Records from a collection:
* * * * * * * * *
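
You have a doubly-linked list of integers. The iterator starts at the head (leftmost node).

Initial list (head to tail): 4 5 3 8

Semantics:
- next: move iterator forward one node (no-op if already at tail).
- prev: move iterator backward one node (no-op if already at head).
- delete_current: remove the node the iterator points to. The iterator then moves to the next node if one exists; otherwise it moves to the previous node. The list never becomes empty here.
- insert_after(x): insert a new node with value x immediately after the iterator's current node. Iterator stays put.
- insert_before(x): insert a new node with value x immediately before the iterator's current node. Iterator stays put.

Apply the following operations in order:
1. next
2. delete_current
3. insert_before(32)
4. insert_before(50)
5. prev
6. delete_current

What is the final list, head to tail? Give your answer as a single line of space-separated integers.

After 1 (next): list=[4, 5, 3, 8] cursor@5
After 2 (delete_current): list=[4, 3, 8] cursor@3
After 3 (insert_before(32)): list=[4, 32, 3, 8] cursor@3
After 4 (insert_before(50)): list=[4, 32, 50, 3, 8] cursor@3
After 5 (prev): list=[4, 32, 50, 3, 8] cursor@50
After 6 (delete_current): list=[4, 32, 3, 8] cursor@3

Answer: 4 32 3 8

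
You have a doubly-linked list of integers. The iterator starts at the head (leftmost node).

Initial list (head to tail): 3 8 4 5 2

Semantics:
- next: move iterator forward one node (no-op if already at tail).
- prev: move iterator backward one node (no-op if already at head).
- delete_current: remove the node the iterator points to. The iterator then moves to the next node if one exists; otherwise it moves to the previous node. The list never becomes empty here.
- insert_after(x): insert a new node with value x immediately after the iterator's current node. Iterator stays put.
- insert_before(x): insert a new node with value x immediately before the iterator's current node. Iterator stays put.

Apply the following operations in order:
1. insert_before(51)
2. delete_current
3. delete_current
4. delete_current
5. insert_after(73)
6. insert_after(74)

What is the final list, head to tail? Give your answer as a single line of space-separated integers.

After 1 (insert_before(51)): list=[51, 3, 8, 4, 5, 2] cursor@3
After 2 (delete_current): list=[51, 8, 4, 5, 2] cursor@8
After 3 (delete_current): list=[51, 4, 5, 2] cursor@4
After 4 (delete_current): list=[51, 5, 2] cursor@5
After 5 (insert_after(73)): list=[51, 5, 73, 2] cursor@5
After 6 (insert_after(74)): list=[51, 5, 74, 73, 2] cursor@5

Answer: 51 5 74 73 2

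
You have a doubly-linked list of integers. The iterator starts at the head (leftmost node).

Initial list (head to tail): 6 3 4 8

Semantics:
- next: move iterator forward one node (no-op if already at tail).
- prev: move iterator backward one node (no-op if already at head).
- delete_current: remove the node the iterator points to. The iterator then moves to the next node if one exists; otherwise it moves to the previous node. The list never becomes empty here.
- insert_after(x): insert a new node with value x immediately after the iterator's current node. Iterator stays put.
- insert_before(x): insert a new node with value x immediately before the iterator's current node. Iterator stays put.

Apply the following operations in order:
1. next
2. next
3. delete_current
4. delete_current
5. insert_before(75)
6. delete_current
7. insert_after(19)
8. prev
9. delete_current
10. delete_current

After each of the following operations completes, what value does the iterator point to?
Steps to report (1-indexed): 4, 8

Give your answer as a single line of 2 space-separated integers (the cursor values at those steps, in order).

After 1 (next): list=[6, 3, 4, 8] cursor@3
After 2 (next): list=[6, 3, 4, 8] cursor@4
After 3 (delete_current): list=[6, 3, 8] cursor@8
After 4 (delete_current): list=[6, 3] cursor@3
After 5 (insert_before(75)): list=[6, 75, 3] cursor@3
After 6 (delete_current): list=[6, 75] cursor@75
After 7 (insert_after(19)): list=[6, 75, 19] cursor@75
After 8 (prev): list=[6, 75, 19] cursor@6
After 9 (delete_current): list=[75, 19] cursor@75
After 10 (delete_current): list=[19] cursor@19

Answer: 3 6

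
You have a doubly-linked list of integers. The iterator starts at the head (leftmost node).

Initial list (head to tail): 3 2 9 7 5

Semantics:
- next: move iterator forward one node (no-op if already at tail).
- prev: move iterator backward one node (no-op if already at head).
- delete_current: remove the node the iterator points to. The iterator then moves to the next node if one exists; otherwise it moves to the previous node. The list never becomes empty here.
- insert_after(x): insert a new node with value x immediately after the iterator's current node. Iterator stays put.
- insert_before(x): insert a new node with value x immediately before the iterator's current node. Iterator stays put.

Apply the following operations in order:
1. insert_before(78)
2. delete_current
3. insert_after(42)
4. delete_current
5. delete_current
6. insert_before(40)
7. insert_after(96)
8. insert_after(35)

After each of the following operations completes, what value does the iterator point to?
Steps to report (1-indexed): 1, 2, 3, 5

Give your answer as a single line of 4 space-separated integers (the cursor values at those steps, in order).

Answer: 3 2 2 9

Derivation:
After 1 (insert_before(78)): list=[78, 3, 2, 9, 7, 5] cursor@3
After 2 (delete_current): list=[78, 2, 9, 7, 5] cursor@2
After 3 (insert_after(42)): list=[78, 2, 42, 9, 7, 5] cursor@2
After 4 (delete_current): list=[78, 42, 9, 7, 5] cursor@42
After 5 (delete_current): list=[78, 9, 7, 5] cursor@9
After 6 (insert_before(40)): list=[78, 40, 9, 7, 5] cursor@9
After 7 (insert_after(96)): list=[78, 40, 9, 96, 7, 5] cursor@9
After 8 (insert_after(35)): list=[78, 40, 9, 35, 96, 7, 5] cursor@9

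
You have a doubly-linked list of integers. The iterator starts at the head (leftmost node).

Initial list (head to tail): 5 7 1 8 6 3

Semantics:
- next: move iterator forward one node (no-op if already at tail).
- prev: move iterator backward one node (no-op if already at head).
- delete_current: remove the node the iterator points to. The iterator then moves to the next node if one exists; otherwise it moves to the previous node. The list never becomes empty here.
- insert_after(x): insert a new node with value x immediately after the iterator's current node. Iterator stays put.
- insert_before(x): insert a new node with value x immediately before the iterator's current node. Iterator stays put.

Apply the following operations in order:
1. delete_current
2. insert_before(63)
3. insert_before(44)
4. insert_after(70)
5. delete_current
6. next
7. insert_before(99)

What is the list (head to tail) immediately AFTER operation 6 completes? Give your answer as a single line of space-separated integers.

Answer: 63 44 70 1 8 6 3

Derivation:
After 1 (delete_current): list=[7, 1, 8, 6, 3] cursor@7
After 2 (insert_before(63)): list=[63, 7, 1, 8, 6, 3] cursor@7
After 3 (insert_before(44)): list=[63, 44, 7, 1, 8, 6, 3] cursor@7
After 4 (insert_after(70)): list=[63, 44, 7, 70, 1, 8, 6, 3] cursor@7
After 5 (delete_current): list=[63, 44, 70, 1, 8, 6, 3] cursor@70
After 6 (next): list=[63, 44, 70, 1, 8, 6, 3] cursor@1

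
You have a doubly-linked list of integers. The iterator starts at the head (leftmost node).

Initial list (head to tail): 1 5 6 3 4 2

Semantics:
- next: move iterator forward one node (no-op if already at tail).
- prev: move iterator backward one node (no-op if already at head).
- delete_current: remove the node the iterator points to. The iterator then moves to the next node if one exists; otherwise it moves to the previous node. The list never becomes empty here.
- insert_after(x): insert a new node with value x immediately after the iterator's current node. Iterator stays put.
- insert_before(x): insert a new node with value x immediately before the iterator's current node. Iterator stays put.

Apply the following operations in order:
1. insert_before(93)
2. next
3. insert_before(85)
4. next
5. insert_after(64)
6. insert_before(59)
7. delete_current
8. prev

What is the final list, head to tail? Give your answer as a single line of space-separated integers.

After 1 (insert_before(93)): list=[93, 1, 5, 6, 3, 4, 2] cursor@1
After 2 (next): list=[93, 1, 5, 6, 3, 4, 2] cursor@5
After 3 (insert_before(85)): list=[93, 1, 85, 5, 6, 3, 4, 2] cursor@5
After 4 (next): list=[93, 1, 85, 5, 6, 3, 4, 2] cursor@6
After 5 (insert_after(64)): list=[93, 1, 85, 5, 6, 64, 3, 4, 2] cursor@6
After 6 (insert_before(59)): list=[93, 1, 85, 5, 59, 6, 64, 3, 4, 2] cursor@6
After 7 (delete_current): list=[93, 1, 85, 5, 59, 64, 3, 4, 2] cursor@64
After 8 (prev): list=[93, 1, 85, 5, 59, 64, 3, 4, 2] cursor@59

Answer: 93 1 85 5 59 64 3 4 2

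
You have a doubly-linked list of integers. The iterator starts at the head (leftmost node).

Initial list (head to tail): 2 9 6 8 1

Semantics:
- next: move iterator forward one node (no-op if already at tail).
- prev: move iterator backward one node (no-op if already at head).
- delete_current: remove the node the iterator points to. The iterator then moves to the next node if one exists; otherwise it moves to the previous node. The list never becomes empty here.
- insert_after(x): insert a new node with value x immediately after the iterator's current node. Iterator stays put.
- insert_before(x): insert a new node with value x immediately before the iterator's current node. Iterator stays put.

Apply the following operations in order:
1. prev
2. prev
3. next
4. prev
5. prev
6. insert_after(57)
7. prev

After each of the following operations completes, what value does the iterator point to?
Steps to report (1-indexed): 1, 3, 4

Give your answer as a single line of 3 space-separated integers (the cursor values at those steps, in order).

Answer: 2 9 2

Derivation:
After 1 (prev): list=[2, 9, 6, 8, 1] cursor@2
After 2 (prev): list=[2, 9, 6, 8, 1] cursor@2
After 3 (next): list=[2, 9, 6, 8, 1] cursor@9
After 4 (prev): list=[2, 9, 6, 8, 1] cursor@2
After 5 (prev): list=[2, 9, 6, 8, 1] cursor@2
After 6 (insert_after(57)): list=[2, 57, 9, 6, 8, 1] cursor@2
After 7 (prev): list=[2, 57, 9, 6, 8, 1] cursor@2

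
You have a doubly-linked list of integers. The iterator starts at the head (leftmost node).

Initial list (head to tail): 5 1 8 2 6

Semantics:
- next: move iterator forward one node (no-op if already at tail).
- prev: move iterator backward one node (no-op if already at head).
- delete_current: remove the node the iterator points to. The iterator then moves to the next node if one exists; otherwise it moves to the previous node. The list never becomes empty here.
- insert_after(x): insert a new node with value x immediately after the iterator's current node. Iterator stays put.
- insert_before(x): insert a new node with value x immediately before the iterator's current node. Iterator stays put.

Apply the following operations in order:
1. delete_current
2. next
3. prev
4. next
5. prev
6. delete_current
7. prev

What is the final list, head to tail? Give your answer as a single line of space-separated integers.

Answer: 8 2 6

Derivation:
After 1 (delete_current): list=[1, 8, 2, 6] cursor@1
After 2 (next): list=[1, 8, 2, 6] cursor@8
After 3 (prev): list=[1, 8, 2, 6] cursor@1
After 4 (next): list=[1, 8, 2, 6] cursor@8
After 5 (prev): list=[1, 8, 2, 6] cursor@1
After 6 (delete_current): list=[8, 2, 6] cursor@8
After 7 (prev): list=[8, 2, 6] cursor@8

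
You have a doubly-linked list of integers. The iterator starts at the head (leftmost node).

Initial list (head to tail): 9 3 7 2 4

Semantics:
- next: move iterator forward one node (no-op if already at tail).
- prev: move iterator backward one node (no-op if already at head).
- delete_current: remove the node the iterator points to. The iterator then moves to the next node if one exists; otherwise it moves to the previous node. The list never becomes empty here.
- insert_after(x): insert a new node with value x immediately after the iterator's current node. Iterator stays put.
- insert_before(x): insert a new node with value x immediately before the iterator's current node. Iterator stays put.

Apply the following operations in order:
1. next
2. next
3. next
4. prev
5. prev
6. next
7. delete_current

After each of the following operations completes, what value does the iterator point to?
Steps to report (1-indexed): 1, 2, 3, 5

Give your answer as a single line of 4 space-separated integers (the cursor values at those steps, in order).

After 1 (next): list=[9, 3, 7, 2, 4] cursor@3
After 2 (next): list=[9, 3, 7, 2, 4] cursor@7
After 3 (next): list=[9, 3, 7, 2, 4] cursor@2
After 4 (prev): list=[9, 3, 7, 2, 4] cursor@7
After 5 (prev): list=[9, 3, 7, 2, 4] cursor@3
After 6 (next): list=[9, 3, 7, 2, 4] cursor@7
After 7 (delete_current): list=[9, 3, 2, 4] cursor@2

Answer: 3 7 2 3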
* * * * * * * * *
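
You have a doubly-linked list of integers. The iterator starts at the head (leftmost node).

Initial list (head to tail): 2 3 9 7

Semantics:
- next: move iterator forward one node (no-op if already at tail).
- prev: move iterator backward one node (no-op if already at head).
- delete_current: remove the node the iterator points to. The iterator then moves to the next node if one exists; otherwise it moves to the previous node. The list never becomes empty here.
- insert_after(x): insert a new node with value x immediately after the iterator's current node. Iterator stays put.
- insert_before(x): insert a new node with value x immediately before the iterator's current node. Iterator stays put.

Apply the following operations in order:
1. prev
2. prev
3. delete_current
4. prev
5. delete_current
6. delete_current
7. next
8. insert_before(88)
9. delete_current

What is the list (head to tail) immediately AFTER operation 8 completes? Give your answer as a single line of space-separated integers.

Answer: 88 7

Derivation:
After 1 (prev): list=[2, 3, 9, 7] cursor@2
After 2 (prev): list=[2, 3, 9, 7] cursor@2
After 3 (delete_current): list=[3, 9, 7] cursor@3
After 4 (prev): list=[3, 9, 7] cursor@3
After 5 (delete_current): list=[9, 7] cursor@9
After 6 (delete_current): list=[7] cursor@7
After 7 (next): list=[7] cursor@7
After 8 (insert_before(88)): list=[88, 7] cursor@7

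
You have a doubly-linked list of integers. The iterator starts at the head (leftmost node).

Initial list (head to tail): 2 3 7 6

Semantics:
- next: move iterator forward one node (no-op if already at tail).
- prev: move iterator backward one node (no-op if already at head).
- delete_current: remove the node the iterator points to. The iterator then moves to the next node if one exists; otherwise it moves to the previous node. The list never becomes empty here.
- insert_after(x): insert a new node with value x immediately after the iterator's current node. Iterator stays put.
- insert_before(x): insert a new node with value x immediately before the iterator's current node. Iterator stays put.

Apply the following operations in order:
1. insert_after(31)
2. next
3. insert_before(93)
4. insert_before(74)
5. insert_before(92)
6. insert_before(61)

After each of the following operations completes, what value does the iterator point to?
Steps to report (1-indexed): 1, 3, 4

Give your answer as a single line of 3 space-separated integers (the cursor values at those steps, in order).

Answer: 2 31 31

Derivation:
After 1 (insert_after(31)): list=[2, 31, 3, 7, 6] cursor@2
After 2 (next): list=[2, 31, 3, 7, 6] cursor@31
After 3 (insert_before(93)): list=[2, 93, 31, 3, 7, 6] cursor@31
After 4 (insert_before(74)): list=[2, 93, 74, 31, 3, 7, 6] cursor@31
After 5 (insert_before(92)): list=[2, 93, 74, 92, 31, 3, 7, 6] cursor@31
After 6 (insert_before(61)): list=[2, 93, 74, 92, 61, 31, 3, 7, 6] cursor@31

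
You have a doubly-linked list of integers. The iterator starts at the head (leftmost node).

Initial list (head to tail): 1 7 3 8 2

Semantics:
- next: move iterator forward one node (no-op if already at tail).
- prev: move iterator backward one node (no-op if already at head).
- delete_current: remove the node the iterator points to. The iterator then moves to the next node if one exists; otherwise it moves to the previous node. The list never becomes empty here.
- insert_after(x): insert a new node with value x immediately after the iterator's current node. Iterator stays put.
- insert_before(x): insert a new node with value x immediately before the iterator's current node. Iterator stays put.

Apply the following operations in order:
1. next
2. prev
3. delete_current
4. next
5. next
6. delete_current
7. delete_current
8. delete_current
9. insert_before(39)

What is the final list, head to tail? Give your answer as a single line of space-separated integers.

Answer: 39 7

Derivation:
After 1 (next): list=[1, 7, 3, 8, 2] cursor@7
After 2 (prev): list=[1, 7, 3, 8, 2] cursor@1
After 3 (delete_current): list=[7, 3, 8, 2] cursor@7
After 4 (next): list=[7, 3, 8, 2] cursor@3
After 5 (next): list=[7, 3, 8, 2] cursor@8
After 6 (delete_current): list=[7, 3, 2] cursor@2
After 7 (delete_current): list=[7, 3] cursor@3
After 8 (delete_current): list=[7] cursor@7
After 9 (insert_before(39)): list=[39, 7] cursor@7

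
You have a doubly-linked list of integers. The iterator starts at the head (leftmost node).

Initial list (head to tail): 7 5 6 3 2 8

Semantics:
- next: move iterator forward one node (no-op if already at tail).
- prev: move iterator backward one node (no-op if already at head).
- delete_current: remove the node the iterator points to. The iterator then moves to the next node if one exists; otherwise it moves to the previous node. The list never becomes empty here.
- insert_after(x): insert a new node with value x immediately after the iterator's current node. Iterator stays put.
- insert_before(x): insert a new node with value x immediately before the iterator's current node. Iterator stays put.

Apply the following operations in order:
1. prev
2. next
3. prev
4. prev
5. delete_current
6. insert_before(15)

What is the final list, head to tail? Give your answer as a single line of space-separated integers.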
* * * * * * * * *
Reproduce the lines of the entries above from the one with "Initial list (head to tail): 6 3 4 8" to the one with "Steps to report (1-indexed): 4, 8", both included, exactly and without any other line.

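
Initial list (head to tail): 6 3 4 8

Semantics:
- next: move iterator forward one node (no-op if already at tail).
- prev: move iterator backward one node (no-op if already at head).
- delete_current: remove the node the iterator points to. The iterator then moves to the next node if one exists; otherwise it moves to the previous node. The list never becomes empty here.
- insert_after(x): insert a new node with value x immediately after the iterator's current node. Iterator stays put.
- insert_before(x): insert a new node with value x immediately before the iterator's current node. Iterator stays put.

Apply the following operations in order:
1. next
2. next
3. delete_current
4. delete_current
5. insert_before(75)
6. delete_current
7. insert_after(19)
8. prev
9. delete_current
10. delete_current

After each of the following operations completes, what value does the iterator point to?
Steps to report (1-indexed): 4, 8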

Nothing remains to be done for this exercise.